HOW TO COMPLETE THIS TASK:
Every line between the top of the data below and the line with "What is (L, R) after EACH round?", both ends included, must be retyped exactly.

INFORMATION SUPPLIED:
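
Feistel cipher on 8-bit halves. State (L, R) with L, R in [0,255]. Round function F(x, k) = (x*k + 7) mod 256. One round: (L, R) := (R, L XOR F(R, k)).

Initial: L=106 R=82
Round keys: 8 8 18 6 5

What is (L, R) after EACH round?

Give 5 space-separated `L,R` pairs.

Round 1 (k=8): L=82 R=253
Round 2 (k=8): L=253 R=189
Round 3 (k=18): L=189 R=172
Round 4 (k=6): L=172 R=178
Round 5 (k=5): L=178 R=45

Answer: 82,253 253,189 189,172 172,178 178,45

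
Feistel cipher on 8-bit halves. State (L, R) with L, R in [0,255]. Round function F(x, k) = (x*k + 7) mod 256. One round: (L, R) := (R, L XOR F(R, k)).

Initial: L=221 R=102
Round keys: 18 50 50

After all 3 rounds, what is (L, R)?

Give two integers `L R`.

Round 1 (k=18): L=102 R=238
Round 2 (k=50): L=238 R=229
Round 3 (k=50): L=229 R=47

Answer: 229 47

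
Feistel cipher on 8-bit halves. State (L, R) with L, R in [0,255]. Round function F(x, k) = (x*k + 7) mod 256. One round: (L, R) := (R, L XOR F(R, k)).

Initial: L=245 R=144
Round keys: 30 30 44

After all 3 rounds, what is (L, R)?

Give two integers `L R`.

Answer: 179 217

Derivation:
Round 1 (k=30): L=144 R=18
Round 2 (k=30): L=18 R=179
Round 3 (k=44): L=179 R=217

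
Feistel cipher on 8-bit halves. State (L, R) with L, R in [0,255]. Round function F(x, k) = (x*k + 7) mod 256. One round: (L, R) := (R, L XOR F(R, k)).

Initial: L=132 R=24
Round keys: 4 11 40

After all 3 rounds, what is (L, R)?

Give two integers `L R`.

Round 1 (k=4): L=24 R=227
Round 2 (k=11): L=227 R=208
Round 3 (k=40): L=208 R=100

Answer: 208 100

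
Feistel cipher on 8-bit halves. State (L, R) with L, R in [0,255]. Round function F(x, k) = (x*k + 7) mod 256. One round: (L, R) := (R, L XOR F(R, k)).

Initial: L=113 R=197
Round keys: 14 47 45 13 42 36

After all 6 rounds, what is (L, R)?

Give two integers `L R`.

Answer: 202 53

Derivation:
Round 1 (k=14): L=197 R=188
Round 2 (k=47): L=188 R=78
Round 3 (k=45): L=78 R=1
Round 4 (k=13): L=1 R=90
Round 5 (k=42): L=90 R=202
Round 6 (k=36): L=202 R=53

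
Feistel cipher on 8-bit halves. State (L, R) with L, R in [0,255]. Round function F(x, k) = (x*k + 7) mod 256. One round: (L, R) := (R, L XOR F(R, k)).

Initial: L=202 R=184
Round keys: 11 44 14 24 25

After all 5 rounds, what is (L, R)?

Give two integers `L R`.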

THE COMPLETED TASK:
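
Feistel cipher on 8-bit halves. State (L, R) with L, R in [0,255]. Round function F(x, k) = (x*k + 7) mod 256. One round: (L, R) := (R, L XOR F(R, k)).

Initial: L=106 R=82
Round keys: 8 8 18 6 5

What is (L, R) after EACH round?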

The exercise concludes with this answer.